= Problem details =
Return, exactly and in full, the lines of the records below starting at the one with "The cubic spline s(x) interpolates the data" and ending at the one with "With s''(0) = s''(6) = 0.", and no other lines.

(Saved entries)
>>>

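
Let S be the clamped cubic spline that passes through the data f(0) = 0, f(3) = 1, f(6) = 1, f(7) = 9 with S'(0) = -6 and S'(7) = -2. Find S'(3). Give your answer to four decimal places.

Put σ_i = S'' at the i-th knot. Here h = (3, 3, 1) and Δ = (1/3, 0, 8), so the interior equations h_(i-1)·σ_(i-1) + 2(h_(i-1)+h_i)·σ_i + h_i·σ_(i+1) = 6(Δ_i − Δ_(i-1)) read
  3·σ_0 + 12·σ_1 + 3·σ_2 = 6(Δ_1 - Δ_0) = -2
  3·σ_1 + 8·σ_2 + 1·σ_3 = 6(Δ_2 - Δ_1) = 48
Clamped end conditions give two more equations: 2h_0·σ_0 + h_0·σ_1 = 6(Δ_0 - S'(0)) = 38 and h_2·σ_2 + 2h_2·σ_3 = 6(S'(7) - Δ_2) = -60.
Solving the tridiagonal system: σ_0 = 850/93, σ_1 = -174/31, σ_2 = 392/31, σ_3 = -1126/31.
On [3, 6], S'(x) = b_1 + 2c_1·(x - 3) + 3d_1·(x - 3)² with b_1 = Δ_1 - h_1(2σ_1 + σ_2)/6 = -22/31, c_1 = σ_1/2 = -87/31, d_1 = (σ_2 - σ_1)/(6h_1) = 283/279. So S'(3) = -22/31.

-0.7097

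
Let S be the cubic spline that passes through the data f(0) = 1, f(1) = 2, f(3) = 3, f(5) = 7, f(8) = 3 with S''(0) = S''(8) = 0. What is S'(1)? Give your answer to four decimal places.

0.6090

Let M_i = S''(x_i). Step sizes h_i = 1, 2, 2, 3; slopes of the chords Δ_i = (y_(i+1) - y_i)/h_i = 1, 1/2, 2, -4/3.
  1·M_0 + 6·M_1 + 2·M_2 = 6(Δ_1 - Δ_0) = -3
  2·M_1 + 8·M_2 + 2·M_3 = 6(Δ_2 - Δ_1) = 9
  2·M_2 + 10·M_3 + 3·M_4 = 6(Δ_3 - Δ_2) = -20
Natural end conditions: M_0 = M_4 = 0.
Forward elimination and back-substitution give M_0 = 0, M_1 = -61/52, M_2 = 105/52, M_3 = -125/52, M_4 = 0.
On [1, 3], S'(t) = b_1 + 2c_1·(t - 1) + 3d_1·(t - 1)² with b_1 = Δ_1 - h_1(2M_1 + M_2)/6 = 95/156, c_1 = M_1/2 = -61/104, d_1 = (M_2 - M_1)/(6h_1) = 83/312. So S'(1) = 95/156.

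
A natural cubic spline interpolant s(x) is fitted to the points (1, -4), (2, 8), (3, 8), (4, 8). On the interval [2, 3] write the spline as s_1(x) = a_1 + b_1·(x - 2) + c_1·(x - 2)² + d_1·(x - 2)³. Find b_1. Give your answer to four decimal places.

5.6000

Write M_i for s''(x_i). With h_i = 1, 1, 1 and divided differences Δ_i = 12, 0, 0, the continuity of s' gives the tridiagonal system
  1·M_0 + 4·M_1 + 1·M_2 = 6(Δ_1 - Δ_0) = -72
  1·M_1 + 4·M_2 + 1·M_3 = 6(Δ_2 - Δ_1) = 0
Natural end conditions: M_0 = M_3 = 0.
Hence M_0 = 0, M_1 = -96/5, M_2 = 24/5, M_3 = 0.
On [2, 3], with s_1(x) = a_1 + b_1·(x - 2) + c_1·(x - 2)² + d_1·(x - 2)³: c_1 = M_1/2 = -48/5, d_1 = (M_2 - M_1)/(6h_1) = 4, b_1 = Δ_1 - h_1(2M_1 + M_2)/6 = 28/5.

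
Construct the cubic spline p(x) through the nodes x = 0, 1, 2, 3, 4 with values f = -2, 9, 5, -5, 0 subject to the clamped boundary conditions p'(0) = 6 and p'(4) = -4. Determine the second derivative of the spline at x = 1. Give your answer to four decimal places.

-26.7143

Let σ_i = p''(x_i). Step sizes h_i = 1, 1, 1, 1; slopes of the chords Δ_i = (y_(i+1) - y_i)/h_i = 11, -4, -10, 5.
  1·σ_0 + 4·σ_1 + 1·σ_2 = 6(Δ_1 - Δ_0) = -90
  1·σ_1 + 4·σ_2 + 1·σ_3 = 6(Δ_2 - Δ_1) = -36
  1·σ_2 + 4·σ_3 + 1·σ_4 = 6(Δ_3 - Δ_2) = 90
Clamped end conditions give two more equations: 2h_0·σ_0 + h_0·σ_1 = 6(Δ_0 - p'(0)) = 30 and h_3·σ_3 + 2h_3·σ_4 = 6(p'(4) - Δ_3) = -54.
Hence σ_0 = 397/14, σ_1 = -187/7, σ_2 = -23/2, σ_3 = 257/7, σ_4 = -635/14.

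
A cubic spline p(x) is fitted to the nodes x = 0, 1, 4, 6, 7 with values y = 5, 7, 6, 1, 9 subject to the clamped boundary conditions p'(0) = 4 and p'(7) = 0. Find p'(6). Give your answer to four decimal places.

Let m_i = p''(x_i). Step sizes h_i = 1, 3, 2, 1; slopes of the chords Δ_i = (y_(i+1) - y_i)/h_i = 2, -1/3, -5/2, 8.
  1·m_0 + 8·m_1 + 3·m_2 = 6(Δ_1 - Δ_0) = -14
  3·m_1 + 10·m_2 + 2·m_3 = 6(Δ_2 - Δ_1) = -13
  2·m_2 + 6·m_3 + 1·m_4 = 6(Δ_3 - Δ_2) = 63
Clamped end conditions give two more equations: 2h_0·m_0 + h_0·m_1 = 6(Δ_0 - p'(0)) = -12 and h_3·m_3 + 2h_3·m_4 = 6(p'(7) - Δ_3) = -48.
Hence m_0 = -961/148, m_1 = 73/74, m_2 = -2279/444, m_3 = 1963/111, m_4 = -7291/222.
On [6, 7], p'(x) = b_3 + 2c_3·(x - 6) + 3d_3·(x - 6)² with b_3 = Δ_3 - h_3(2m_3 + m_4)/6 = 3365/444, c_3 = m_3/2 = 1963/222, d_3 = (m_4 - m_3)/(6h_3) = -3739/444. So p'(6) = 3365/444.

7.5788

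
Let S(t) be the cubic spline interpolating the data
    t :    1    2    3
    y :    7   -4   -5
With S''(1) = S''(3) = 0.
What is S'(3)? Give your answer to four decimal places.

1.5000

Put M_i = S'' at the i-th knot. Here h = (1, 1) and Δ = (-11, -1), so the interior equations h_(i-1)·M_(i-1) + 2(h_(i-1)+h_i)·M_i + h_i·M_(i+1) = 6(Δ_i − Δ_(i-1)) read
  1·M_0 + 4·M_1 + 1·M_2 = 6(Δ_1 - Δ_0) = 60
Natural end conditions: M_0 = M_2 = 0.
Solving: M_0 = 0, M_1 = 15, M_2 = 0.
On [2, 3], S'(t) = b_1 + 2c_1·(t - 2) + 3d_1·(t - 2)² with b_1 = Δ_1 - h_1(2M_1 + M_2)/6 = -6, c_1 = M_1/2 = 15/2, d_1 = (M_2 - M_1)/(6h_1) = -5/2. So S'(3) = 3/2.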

<<<
>>>

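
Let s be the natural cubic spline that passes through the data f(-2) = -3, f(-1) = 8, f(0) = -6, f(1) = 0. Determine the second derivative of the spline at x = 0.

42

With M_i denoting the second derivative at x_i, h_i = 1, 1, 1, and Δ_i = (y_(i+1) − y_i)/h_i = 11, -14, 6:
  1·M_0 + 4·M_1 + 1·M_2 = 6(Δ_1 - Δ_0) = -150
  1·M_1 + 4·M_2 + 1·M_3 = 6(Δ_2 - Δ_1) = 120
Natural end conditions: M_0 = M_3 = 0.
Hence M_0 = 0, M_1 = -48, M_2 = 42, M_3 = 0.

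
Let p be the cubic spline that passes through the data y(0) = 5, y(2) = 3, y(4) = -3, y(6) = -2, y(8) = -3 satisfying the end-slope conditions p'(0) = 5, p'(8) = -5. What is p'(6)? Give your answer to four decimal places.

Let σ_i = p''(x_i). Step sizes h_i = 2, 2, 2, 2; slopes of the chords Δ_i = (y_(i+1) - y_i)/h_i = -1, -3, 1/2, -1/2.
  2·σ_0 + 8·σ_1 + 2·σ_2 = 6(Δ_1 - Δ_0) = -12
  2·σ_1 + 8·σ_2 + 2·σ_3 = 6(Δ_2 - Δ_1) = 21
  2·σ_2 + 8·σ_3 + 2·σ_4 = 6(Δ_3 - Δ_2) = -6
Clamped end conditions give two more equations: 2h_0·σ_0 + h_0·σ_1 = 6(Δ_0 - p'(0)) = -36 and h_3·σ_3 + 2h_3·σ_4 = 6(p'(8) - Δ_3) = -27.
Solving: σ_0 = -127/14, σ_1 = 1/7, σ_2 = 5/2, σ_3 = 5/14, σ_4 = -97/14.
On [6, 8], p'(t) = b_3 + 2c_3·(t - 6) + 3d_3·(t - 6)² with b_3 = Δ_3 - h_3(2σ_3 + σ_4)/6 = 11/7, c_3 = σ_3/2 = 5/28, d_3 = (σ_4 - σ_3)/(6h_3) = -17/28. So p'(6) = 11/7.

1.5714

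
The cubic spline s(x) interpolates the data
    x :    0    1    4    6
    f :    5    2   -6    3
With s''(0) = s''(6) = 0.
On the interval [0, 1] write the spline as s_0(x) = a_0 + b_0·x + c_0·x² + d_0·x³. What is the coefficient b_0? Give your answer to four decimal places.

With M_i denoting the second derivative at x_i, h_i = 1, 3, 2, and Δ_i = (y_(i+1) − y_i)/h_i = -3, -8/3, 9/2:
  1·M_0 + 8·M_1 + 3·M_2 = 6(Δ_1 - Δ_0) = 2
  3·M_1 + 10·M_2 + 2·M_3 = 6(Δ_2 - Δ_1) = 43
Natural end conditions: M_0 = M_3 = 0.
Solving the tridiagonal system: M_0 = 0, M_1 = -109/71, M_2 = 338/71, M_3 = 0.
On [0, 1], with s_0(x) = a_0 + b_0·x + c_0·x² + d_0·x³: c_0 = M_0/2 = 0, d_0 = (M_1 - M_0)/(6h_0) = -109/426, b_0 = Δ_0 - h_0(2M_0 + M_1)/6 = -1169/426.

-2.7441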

<<<
>>>

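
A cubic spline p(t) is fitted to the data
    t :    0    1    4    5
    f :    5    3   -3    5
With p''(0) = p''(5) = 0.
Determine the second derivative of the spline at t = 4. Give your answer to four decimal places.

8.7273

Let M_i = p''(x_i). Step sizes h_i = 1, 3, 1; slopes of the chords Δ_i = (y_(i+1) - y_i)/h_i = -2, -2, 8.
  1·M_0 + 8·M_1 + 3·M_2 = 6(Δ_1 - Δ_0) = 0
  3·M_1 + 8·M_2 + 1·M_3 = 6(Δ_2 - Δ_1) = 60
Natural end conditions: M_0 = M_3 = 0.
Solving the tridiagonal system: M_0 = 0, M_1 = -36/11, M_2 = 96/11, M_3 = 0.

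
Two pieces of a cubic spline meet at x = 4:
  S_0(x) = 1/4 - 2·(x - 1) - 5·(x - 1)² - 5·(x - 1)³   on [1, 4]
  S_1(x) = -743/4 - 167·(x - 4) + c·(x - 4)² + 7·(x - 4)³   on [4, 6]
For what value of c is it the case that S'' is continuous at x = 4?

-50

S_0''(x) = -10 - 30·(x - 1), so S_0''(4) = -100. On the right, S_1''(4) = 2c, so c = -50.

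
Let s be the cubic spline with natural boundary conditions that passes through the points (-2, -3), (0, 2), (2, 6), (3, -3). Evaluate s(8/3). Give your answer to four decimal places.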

<<<

= Response box =
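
The cubic spline s(x) interpolates the data
    x :    0    1    4    6
    f :    5    2   -6    3
With s''(0) = s''(6) = 0.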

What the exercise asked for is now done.